- **Requirement**
All entries must be given again exactly as written.

- **Source information**
********

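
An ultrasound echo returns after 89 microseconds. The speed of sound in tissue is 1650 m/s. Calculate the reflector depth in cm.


depth = c * t / 2
t = 89 us = 8.9000e-05 s
depth = 1650 * 8.9000e-05 / 2
depth = 0.073425 m = 7.3425 cm


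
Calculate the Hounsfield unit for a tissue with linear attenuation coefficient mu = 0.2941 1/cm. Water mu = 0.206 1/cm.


HU = ((mu_tissue - mu_water) / mu_water) * 1000
HU = ((0.2941 - 0.206) / 0.206) * 1000
HU = 427.7


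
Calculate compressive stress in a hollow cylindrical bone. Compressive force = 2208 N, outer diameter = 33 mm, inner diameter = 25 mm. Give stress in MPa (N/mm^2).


A = pi*(r_o^2 - r_i^2)
r_o = 16.5 mm, r_i = 12.5 mm
A = 364.425 mm^2
sigma = F/A = 2208 / 364.425
sigma = 6.059 MPa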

********

- **Response below**
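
An ultrasound echo returns after 89 microseconds. The speed of sound in tissue is 1650 m/s. Calculate the reflector depth in cm.


depth = c * t / 2
t = 89 us = 8.9000e-05 s
depth = 1650 * 8.9000e-05 / 2
depth = 0.073425 m = 7.3425 cm


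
Calculate the Hounsfield unit for a tissue with linear attenuation coefficient mu = 0.2941 1/cm. Water mu = 0.206 1/cm.


HU = ((mu_tissue - mu_water) / mu_water) * 1000
HU = ((0.2941 - 0.206) / 0.206) * 1000
HU = 427.7


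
Calculate compressive stress in a hollow cylindrical bone. Compressive force = 2208 N, outer diameter = 33 mm, inner diameter = 25 mm. Give stress in MPa (N/mm^2).


A = pi*(r_o^2 - r_i^2)
r_o = 16.5 mm, r_i = 12.5 mm
A = 364.425 mm^2
sigma = F/A = 2208 / 364.425
sigma = 6.059 MPa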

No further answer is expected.